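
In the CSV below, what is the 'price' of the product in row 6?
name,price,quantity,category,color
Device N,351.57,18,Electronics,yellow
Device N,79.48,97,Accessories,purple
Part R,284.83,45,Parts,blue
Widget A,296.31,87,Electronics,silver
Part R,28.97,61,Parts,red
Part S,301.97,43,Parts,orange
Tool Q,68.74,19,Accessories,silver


Query: Row 6 ('Part S'), column 'price'
Value: 301.97

301.97


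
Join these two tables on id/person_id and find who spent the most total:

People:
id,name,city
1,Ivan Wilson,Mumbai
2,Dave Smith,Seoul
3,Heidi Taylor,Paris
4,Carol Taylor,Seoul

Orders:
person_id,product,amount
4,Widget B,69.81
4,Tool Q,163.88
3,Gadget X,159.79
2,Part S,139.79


Join on: people.id = orders.person_id

Joined rows:
  Carol Taylor (Seoul) bought Widget B for $69.81
  Carol Taylor (Seoul) bought Tool Q for $163.88
  Heidi Taylor (Paris) bought Gadget X for $159.79
  Dave Smith (Seoul) bought Part S for $139.79

Total per person:
  Carol Taylor: $233.69
  Heidi Taylor: $159.79
  Dave Smith: $139.79

Top spender: Carol Taylor ($233.69)

Carol Taylor ($233.69)


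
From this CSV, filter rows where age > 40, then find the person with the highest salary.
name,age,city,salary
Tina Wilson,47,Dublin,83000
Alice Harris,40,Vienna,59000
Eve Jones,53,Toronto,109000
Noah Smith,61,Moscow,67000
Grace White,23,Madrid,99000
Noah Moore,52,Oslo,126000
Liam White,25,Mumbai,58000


Filter: age > 40
Sort by: salary (descending)

Filtered records (4):
  Noah Moore, age 52, salary $126000
  Eve Jones, age 53, salary $109000
  Tina Wilson, age 47, salary $83000
  Noah Smith, age 61, salary $67000

Highest salary: Noah Moore ($126000)

Noah Moore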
----------
Report the lines above that have the word "product" in them.

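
In the CSV below, what is the 'price' of the product in row 6?
person_id,product,amount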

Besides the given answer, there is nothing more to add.